#### WHAT YOU SHOULD DO:
Among the lines of data below, reproduce only those from the one with "(p-q)^2/(1-q). Give 4 decimal places." through the one with "Use the stated", exactly as they stand, both ends included.

### PROVIDED MATERIAL

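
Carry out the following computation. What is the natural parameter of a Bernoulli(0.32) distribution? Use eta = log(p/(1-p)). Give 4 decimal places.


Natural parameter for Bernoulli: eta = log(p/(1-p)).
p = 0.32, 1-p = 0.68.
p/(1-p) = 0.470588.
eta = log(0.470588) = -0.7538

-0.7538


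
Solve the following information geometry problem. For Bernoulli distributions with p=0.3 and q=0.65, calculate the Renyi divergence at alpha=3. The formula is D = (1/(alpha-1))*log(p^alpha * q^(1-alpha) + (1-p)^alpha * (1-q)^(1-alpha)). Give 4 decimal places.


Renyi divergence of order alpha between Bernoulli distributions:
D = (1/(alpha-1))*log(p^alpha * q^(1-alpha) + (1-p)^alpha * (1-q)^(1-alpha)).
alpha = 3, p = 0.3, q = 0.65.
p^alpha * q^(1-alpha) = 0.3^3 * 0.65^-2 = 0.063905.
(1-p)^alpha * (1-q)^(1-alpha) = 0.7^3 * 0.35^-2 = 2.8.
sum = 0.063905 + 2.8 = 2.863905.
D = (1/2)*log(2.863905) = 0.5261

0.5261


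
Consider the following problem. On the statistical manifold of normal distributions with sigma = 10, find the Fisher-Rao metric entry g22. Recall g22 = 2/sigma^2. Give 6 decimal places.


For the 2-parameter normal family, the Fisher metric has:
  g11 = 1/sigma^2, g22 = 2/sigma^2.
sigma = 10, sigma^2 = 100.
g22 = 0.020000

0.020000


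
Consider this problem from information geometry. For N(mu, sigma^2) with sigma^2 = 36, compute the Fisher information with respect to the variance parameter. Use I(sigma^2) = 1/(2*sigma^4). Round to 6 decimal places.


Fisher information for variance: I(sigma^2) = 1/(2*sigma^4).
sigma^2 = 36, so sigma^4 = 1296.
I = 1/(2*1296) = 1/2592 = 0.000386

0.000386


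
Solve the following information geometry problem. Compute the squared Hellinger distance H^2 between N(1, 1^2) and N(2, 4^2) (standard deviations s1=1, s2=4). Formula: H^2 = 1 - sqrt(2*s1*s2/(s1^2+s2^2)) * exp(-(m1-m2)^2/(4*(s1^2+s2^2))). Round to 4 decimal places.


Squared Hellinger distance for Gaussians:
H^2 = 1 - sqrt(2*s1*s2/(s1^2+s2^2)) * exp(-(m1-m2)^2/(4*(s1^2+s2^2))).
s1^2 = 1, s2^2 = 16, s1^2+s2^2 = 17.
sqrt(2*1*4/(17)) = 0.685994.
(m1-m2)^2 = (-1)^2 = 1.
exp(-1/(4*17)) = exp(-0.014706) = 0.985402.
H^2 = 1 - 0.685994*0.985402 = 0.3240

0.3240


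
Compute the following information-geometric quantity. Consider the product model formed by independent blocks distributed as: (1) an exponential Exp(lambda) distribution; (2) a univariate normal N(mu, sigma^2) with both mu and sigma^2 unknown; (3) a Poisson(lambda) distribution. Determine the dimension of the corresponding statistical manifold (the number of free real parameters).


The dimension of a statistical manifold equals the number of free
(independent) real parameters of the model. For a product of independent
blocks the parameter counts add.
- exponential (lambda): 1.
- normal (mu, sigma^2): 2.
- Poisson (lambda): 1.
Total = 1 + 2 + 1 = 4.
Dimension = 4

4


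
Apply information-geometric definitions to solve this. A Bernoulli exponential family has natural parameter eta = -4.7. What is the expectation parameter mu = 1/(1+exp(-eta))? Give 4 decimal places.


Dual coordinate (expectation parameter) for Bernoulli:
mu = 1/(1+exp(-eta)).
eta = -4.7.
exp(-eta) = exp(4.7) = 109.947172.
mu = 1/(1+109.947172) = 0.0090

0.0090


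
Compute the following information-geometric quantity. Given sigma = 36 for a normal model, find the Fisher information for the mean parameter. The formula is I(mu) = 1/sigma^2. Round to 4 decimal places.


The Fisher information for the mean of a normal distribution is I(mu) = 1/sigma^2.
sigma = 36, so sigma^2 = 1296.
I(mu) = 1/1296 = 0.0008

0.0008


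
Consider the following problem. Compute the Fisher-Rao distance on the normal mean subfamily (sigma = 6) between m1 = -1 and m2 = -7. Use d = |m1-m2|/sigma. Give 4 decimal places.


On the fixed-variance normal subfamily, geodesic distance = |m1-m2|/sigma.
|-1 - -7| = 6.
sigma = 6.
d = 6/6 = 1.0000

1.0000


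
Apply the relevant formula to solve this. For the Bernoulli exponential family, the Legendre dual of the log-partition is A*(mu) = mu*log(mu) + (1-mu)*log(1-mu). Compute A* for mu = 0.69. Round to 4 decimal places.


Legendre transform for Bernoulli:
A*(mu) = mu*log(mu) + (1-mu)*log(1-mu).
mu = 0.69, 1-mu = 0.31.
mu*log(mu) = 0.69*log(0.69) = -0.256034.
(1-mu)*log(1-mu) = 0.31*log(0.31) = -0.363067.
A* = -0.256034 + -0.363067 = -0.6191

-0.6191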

######
### PROVIDED MATERIAL

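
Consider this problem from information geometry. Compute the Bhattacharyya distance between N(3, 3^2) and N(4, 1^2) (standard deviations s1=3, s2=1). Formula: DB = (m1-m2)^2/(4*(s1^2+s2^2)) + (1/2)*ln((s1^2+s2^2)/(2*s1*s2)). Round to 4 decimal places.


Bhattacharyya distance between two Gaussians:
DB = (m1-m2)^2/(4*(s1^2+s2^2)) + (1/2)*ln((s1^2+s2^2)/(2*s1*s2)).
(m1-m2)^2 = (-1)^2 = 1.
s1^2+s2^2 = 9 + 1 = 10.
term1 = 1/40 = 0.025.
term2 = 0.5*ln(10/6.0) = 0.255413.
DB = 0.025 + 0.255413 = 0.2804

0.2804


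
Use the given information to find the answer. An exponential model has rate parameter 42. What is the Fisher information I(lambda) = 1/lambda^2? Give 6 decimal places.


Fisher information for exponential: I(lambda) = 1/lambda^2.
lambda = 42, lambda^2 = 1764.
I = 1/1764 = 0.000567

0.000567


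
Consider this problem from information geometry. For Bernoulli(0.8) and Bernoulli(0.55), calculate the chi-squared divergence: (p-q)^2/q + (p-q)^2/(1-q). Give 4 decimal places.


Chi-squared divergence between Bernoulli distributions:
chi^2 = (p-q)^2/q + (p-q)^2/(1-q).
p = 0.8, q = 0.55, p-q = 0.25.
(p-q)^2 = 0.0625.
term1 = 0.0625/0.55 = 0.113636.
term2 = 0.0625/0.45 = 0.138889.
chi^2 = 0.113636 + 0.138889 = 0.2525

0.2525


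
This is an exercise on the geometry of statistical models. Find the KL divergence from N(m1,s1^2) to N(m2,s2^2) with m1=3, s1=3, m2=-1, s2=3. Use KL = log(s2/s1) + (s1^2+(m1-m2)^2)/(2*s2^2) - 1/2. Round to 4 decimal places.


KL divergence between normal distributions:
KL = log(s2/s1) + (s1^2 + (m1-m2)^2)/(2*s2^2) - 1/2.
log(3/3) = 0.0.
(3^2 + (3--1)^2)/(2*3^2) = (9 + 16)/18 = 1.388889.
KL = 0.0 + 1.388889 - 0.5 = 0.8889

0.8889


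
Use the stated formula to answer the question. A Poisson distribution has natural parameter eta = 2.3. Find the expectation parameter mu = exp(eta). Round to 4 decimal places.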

######

#### TASK OUTPUT:
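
Consider this problem from information geometry. For Bernoulli(0.8) and Bernoulli(0.55), calculate the chi-squared divergence: (p-q)^2/q + (p-q)^2/(1-q). Give 4 decimal places.


Chi-squared divergence between Bernoulli distributions:
chi^2 = (p-q)^2/q + (p-q)^2/(1-q).
p = 0.8, q = 0.55, p-q = 0.25.
(p-q)^2 = 0.0625.
term1 = 0.0625/0.55 = 0.113636.
term2 = 0.0625/0.45 = 0.138889.
chi^2 = 0.113636 + 0.138889 = 0.2525

0.2525


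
This is an exercise on the geometry of statistical models. Find the KL divergence from N(m1,s1^2) to N(m2,s2^2) with m1=3, s1=3, m2=-1, s2=3. Use KL = log(s2/s1) + (s1^2+(m1-m2)^2)/(2*s2^2) - 1/2. Round to 4 decimal places.


KL divergence between normal distributions:
KL = log(s2/s1) + (s1^2 + (m1-m2)^2)/(2*s2^2) - 1/2.
log(3/3) = 0.0.
(3^2 + (3--1)^2)/(2*3^2) = (9 + 16)/18 = 1.388889.
KL = 0.0 + 1.388889 - 0.5 = 0.8889

0.8889


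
Use the stated formula to answer the question. A Poisson distribution has natural parameter eta = 2.3. Find the expectation parameter mu = exp(eta). Round to 4 decimal places.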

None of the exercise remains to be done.